DATA TO USE ▸
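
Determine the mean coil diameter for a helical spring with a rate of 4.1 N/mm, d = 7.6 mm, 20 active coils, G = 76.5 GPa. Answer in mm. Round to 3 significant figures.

D = (Gd⁴/(8N_a·k))^(1/3) = (76.5×10³·7.6⁴/(8·20·4.1))^(1/3)
  = (389056)^(1/3) = 73.0024 mm

73.0 mm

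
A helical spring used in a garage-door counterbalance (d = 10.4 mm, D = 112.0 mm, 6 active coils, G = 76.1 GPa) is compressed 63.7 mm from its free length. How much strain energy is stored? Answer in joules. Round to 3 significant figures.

k = Gd⁴/(8D³N_a) = (76.1×10³)(10.4⁴)/(8·112.0³·6) = 13.201 N/mm
U = ½kδ² = 0.5 × 13.201 × 63.7² = 26784 N·mm = 26.784 J

26.8 J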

INSTRUCTIONS FOR THE TASK ▸
Your job is to give the listing again exactly as it was written.

YOUR RESPONSE ▸
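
Determine the mean coil diameter for a helical spring with a rate of 4.1 N/mm, d = 7.6 mm, 20 active coils, G = 76.5 GPa. Answer in mm. Round to 3 significant figures.

D = (Gd⁴/(8N_a·k))^(1/3) = (76.5×10³·7.6⁴/(8·20·4.1))^(1/3)
  = (389056)^(1/3) = 73.0024 mm

73.0 mm

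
A helical spring used in a garage-door counterbalance (d = 10.4 mm, D = 112.0 mm, 6 active coils, G = 76.1 GPa) is compressed 63.7 mm from its free length. How much strain energy is stored? Answer in joules. Round to 3 significant figures.

k = Gd⁴/(8D³N_a) = (76.1×10³)(10.4⁴)/(8·112.0³·6) = 13.201 N/mm
U = ½kδ² = 0.5 × 13.201 × 63.7² = 26784 N·mm = 26.784 J

26.8 J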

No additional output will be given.